The problem: Below is a block of records; repeat all of them exactly.

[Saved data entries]
Segment Open

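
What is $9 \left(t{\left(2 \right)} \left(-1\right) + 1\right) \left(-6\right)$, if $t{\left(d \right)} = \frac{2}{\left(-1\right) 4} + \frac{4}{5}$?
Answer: $- \frac{189}{5} \approx -37.8$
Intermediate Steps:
$t{\left(d \right)} = \frac{3}{10}$ ($t{\left(d \right)} = \frac{2}{-4} + 4 \cdot \frac{1}{5} = 2 \left(- \frac{1}{4}\right) + \frac{4}{5} = - \frac{1}{2} + \frac{4}{5} = \frac{3}{10}$)
$9 \left(t{\left(2 \right)} \left(-1\right) + 1\right) \left(-6\right) = 9 \left(\frac{3}{10} \left(-1\right) + 1\right) \left(-6\right) = 9 \left(- \frac{3}{10} + 1\right) \left(-6\right) = 9 \cdot \frac{7}{10} \left(-6\right) = \frac{63}{10} \left(-6\right) = - \frac{189}{5}$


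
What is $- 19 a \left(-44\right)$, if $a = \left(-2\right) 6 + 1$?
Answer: $-9196$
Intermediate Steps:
$a = -11$ ($a = -12 + 1 = -11$)
$- 19 a \left(-44\right) = \left(-19\right) \left(-11\right) \left(-44\right) = 209 \left(-44\right) = -9196$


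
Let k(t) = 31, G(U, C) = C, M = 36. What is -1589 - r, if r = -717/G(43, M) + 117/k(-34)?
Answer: -585103/372 ≈ -1572.9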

Segment Closed

Response below:
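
What is $9 \left(t{\left(2 \right)} \left(-1\right) + 1\right) \left(-6\right)$, if $t{\left(d \right)} = \frac{2}{\left(-1\right) 4} + \frac{4}{5}$?
Answer: $- \frac{189}{5} \approx -37.8$
Intermediate Steps:
$t{\left(d \right)} = \frac{3}{10}$ ($t{\left(d \right)} = \frac{2}{-4} + 4 \cdot \frac{1}{5} = 2 \left(- \frac{1}{4}\right) + \frac{4}{5} = - \frac{1}{2} + \frac{4}{5} = \frac{3}{10}$)
$9 \left(t{\left(2 \right)} \left(-1\right) + 1\right) \left(-6\right) = 9 \left(\frac{3}{10} \left(-1\right) + 1\right) \left(-6\right) = 9 \left(- \frac{3}{10} + 1\right) \left(-6\right) = 9 \cdot \frac{7}{10} \left(-6\right) = \frac{63}{10} \left(-6\right) = - \frac{189}{5}$


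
What is $- 19 a \left(-44\right)$, if $a = \left(-2\right) 6 + 1$?
Answer: $-9196$
Intermediate Steps:
$a = -11$ ($a = -12 + 1 = -11$)
$- 19 a \left(-44\right) = \left(-19\right) \left(-11\right) \left(-44\right) = 209 \left(-44\right) = -9196$


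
Let k(t) = 31, G(U, C) = C, M = 36. What is -1589 - r, if r = -717/G(43, M) + 117/k(-34)?
Answer: -585103/372 ≈ -1572.9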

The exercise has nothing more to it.